### Task brief
Up to and including the line with "Opt12, 80, 68", restate the records below word for word, beginning with their first line.

### Data supplied
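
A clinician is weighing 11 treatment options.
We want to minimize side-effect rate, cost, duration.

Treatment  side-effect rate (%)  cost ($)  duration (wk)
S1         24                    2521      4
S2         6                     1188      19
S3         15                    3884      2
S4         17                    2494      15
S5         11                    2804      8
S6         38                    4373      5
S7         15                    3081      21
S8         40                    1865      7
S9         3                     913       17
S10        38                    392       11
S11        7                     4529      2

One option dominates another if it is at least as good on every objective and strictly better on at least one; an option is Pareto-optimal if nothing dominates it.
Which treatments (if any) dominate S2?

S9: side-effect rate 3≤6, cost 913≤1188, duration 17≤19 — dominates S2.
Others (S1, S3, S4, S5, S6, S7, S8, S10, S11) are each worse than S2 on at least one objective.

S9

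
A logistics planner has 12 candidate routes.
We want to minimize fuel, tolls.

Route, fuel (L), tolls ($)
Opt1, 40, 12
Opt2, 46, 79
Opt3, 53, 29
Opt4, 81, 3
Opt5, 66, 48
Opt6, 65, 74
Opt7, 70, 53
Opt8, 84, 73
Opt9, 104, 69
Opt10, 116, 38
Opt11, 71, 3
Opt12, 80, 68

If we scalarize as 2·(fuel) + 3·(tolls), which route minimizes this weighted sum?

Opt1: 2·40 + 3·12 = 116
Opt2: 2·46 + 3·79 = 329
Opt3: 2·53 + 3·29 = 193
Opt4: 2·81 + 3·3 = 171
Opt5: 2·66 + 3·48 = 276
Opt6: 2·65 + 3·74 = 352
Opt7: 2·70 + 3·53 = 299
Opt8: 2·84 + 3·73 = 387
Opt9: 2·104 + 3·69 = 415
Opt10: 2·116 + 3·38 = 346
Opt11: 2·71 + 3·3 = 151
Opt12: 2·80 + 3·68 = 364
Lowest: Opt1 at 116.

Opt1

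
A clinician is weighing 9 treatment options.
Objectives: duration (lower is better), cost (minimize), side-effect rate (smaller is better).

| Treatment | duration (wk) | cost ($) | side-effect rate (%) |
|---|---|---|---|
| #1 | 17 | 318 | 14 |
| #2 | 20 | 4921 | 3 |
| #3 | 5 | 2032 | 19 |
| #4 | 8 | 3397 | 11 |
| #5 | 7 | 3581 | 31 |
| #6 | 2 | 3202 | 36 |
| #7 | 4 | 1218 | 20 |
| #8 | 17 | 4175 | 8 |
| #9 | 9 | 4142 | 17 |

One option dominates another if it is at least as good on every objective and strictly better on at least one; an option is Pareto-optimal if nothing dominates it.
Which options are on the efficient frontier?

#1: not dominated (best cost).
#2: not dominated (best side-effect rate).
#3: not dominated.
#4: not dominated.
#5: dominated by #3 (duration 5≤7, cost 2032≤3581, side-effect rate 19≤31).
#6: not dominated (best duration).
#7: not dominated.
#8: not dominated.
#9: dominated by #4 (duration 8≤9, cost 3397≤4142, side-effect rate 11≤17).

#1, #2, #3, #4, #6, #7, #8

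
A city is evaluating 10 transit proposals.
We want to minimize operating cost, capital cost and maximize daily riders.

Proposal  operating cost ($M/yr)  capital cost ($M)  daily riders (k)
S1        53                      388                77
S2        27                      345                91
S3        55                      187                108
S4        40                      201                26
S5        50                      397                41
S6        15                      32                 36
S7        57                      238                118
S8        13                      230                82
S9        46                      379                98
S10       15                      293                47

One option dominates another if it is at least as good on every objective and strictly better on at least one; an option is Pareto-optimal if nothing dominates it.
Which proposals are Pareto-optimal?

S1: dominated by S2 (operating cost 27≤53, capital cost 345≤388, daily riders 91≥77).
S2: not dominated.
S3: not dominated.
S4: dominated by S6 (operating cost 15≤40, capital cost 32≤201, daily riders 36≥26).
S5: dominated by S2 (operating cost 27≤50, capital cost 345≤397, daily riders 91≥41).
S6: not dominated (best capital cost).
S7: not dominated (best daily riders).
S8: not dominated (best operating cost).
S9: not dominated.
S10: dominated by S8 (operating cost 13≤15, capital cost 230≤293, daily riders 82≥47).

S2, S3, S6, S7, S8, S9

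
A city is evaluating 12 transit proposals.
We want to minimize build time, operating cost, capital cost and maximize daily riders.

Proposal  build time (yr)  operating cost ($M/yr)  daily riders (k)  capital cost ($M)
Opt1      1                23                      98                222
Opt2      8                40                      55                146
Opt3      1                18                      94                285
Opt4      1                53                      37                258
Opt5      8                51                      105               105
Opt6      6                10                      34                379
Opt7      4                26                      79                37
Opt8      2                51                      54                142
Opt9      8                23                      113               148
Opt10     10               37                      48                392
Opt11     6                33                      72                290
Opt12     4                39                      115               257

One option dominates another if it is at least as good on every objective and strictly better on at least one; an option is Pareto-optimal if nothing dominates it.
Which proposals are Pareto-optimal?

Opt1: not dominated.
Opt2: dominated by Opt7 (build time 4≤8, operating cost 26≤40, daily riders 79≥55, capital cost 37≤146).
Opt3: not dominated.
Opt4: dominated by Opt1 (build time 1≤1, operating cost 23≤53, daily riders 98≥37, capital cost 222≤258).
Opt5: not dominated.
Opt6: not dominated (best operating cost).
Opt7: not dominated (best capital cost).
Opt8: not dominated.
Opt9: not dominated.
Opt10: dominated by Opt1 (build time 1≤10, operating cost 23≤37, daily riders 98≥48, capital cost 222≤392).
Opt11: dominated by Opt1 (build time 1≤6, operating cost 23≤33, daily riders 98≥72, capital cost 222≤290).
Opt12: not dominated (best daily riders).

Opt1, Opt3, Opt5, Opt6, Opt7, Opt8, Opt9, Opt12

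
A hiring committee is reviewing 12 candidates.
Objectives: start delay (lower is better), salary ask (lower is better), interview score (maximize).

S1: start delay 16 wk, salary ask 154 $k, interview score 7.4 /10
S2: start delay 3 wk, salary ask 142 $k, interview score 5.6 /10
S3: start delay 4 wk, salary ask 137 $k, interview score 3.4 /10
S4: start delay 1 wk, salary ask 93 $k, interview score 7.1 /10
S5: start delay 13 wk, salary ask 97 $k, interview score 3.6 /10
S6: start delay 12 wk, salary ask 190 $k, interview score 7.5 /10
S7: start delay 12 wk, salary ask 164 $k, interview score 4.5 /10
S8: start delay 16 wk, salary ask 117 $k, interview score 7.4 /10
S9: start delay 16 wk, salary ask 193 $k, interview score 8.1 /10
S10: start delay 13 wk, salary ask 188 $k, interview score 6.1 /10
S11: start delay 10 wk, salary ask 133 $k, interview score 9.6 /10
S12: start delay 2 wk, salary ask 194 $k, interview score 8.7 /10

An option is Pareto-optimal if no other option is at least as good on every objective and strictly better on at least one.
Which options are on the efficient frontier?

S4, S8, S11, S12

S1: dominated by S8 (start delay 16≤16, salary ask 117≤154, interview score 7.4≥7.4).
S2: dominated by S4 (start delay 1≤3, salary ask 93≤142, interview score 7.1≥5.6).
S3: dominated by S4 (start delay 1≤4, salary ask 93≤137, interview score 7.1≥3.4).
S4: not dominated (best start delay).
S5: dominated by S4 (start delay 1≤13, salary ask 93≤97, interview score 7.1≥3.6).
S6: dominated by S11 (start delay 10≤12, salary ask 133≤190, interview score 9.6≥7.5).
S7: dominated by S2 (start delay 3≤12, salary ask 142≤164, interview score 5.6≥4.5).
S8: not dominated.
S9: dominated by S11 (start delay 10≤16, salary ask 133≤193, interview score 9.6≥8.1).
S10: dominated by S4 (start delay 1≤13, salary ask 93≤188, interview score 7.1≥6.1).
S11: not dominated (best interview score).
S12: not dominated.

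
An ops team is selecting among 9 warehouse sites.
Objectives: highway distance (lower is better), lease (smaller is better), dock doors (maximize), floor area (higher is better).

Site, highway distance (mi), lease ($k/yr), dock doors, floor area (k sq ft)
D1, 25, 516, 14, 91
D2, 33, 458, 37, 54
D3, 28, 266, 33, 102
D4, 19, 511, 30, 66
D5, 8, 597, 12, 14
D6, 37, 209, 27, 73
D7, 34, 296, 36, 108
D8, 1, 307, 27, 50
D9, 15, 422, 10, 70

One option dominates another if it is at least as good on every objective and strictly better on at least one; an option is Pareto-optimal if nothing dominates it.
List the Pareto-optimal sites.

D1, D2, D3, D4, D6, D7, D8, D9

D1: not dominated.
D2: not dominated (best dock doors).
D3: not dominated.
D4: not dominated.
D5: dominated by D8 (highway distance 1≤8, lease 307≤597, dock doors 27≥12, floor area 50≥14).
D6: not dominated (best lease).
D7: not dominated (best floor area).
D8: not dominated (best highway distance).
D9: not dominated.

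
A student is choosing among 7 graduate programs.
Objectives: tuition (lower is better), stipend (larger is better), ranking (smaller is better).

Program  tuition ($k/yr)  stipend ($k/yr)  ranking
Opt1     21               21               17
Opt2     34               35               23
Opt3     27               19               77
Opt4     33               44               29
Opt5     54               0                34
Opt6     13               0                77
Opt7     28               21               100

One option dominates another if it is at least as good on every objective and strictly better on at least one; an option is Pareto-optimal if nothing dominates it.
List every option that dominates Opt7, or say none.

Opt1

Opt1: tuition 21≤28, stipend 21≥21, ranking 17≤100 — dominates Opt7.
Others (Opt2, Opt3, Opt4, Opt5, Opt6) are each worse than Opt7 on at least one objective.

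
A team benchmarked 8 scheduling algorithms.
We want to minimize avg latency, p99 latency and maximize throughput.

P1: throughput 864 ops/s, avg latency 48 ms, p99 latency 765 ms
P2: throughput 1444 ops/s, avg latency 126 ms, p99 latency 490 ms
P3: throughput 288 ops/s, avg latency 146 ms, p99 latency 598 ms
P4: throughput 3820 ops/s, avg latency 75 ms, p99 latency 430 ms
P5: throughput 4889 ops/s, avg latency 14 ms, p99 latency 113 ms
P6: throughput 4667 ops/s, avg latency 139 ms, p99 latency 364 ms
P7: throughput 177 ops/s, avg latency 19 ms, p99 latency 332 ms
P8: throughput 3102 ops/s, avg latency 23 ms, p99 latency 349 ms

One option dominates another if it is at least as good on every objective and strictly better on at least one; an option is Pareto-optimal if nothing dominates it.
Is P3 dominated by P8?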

### Solution to the exercise
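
A clinician is weighing 11 treatment options.
We want to minimize side-effect rate, cost, duration.

Treatment  side-effect rate (%)  cost ($)  duration (wk)
S1         24                    2521      4
S2         6                     1188      19
S3         15                    3884      2
S4         17                    2494      15
S5         11                    2804      8
S6         38                    4373      5
S7         15                    3081      21
S8         40                    1865      7
S9         3                     913       17
S10        38                    392       11
S11        7                     4529      2

One option dominates another if it is at least as good on every objective and strictly better on at least one; an option is Pareto-optimal if nothing dominates it.
Which treatments (if any) dominate S2?

S9: side-effect rate 3≤6, cost 913≤1188, duration 17≤19 — dominates S2.
Others (S1, S3, S4, S5, S6, S7, S8, S10, S11) are each worse than S2 on at least one objective.

S9

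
A logistics planner has 12 candidate routes.
We want to minimize fuel, tolls.

Route, fuel (L), tolls ($)
Opt1, 40, 12
Opt2, 46, 79
Opt3, 53, 29
Opt4, 81, 3
Opt5, 66, 48
Opt6, 65, 74
Opt7, 70, 53
Opt8, 84, 73
Opt9, 104, 69
Opt10, 116, 38
Opt11, 71, 3
Opt12, 80, 68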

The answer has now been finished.